*** Supplied information ***

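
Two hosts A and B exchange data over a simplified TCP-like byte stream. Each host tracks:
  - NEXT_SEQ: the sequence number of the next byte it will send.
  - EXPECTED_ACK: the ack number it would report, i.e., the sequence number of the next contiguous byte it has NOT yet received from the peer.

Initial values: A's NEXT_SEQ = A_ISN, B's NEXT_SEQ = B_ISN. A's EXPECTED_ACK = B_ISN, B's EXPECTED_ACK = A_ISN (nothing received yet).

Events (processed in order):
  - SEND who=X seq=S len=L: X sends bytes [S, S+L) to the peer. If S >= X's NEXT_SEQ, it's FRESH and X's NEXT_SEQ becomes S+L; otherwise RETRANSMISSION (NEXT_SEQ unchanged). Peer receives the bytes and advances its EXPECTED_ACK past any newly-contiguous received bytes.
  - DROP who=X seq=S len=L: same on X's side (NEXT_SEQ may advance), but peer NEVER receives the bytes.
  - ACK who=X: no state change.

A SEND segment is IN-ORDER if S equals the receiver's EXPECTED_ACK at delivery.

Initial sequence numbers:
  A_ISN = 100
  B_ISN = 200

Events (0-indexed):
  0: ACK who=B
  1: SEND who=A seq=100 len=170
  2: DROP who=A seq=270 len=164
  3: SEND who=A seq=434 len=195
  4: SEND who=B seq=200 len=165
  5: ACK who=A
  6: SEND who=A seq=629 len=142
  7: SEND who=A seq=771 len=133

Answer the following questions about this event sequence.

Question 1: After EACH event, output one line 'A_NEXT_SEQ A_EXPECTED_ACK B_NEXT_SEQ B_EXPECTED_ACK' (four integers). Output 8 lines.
100 200 200 100
270 200 200 270
434 200 200 270
629 200 200 270
629 365 365 270
629 365 365 270
771 365 365 270
904 365 365 270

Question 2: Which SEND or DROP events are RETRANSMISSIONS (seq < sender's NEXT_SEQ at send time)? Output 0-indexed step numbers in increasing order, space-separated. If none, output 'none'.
Answer: none

Derivation:
Step 1: SEND seq=100 -> fresh
Step 2: DROP seq=270 -> fresh
Step 3: SEND seq=434 -> fresh
Step 4: SEND seq=200 -> fresh
Step 6: SEND seq=629 -> fresh
Step 7: SEND seq=771 -> fresh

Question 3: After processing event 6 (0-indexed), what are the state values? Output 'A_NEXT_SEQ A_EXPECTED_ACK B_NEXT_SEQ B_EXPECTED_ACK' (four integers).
After event 0: A_seq=100 A_ack=200 B_seq=200 B_ack=100
After event 1: A_seq=270 A_ack=200 B_seq=200 B_ack=270
After event 2: A_seq=434 A_ack=200 B_seq=200 B_ack=270
After event 3: A_seq=629 A_ack=200 B_seq=200 B_ack=270
After event 4: A_seq=629 A_ack=365 B_seq=365 B_ack=270
After event 5: A_seq=629 A_ack=365 B_seq=365 B_ack=270
After event 6: A_seq=771 A_ack=365 B_seq=365 B_ack=270

771 365 365 270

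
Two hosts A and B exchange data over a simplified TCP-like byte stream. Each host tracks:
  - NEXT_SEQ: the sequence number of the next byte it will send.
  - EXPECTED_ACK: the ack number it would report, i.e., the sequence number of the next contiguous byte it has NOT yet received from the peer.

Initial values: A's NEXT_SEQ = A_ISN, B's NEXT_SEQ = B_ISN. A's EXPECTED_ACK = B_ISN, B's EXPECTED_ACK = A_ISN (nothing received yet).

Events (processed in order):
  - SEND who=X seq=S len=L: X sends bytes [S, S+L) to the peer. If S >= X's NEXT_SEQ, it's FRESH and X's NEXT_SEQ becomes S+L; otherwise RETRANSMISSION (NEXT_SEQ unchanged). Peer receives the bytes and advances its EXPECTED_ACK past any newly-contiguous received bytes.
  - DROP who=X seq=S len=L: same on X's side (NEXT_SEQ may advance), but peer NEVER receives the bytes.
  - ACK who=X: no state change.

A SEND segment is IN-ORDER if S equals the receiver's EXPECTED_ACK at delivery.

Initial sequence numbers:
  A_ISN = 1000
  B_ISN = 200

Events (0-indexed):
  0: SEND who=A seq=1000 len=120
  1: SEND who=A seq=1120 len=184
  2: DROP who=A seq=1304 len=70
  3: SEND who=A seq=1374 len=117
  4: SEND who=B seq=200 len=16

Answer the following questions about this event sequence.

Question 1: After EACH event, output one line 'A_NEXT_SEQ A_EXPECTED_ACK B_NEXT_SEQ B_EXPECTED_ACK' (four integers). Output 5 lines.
1120 200 200 1120
1304 200 200 1304
1374 200 200 1304
1491 200 200 1304
1491 216 216 1304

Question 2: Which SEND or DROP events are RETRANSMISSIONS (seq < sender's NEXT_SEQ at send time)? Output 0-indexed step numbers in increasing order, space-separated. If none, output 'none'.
Answer: none

Derivation:
Step 0: SEND seq=1000 -> fresh
Step 1: SEND seq=1120 -> fresh
Step 2: DROP seq=1304 -> fresh
Step 3: SEND seq=1374 -> fresh
Step 4: SEND seq=200 -> fresh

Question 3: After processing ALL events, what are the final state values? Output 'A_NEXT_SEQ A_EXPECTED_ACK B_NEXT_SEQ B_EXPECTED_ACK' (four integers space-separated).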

*** End of Supplied information ***

# [Brief]
Please print the data above exactly as it appears.

# [Written reply]
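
Two hosts A and B exchange data over a simplified TCP-like byte stream. Each host tracks:
  - NEXT_SEQ: the sequence number of the next byte it will send.
  - EXPECTED_ACK: the ack number it would report, i.e., the sequence number of the next contiguous byte it has NOT yet received from the peer.

Initial values: A's NEXT_SEQ = A_ISN, B's NEXT_SEQ = B_ISN. A's EXPECTED_ACK = B_ISN, B's EXPECTED_ACK = A_ISN (nothing received yet).

Events (processed in order):
  - SEND who=X seq=S len=L: X sends bytes [S, S+L) to the peer. If S >= X's NEXT_SEQ, it's FRESH and X's NEXT_SEQ becomes S+L; otherwise RETRANSMISSION (NEXT_SEQ unchanged). Peer receives the bytes and advances its EXPECTED_ACK past any newly-contiguous received bytes.
  - DROP who=X seq=S len=L: same on X's side (NEXT_SEQ may advance), but peer NEVER receives the bytes.
  - ACK who=X: no state change.

A SEND segment is IN-ORDER if S equals the receiver's EXPECTED_ACK at delivery.

Initial sequence numbers:
  A_ISN = 100
  B_ISN = 200

Events (0-indexed):
  0: ACK who=B
  1: SEND who=A seq=100 len=170
  2: DROP who=A seq=270 len=164
  3: SEND who=A seq=434 len=195
  4: SEND who=B seq=200 len=165
  5: ACK who=A
  6: SEND who=A seq=629 len=142
  7: SEND who=A seq=771 len=133

Answer the following questions about this event sequence.

Question 1: After EACH event, output one line 'A_NEXT_SEQ A_EXPECTED_ACK B_NEXT_SEQ B_EXPECTED_ACK' (four integers). Output 8 lines.
100 200 200 100
270 200 200 270
434 200 200 270
629 200 200 270
629 365 365 270
629 365 365 270
771 365 365 270
904 365 365 270

Question 2: Which SEND or DROP events are RETRANSMISSIONS (seq < sender's NEXT_SEQ at send time)? Output 0-indexed step numbers in increasing order, space-separated. If none, output 'none'.
Answer: none

Derivation:
Step 1: SEND seq=100 -> fresh
Step 2: DROP seq=270 -> fresh
Step 3: SEND seq=434 -> fresh
Step 4: SEND seq=200 -> fresh
Step 6: SEND seq=629 -> fresh
Step 7: SEND seq=771 -> fresh

Question 3: After processing event 6 (0-indexed), what are the state values? Output 'A_NEXT_SEQ A_EXPECTED_ACK B_NEXT_SEQ B_EXPECTED_ACK' (four integers).
After event 0: A_seq=100 A_ack=200 B_seq=200 B_ack=100
After event 1: A_seq=270 A_ack=200 B_seq=200 B_ack=270
After event 2: A_seq=434 A_ack=200 B_seq=200 B_ack=270
After event 3: A_seq=629 A_ack=200 B_seq=200 B_ack=270
After event 4: A_seq=629 A_ack=365 B_seq=365 B_ack=270
After event 5: A_seq=629 A_ack=365 B_seq=365 B_ack=270
After event 6: A_seq=771 A_ack=365 B_seq=365 B_ack=270

771 365 365 270

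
Two hosts A and B exchange data over a simplified TCP-like byte stream. Each host tracks:
  - NEXT_SEQ: the sequence number of the next byte it will send.
  - EXPECTED_ACK: the ack number it would report, i.e., the sequence number of the next contiguous byte it has NOT yet received from the peer.

Initial values: A's NEXT_SEQ = A_ISN, B's NEXT_SEQ = B_ISN. A's EXPECTED_ACK = B_ISN, B's EXPECTED_ACK = A_ISN (nothing received yet).

Events (processed in order):
  - SEND who=X seq=S len=L: X sends bytes [S, S+L) to the peer. If S >= X's NEXT_SEQ, it's FRESH and X's NEXT_SEQ becomes S+L; otherwise RETRANSMISSION (NEXT_SEQ unchanged). Peer receives the bytes and advances its EXPECTED_ACK past any newly-contiguous received bytes.
  - DROP who=X seq=S len=L: same on X's side (NEXT_SEQ may advance), but peer NEVER receives the bytes.
  - ACK who=X: no state change.

A SEND segment is IN-ORDER if S equals the receiver's EXPECTED_ACK at delivery.

Initial sequence numbers:
  A_ISN = 1000
  B_ISN = 200

Events (0-indexed):
  0: SEND who=A seq=1000 len=120
  1: SEND who=A seq=1120 len=184
  2: DROP who=A seq=1304 len=70
  3: SEND who=A seq=1374 len=117
  4: SEND who=B seq=200 len=16

Answer the following questions about this event sequence.

Question 1: After EACH event, output one line 'A_NEXT_SEQ A_EXPECTED_ACK B_NEXT_SEQ B_EXPECTED_ACK' (four integers). Output 5 lines.
1120 200 200 1120
1304 200 200 1304
1374 200 200 1304
1491 200 200 1304
1491 216 216 1304

Question 2: Which SEND or DROP events are RETRANSMISSIONS (seq < sender's NEXT_SEQ at send time)? Output 0-indexed step numbers in increasing order, space-separated. If none, output 'none'.
Answer: none

Derivation:
Step 0: SEND seq=1000 -> fresh
Step 1: SEND seq=1120 -> fresh
Step 2: DROP seq=1304 -> fresh
Step 3: SEND seq=1374 -> fresh
Step 4: SEND seq=200 -> fresh

Question 3: After processing ALL events, what are the final state values? Output 'A_NEXT_SEQ A_EXPECTED_ACK B_NEXT_SEQ B_EXPECTED_ACK' (four integers space-separated).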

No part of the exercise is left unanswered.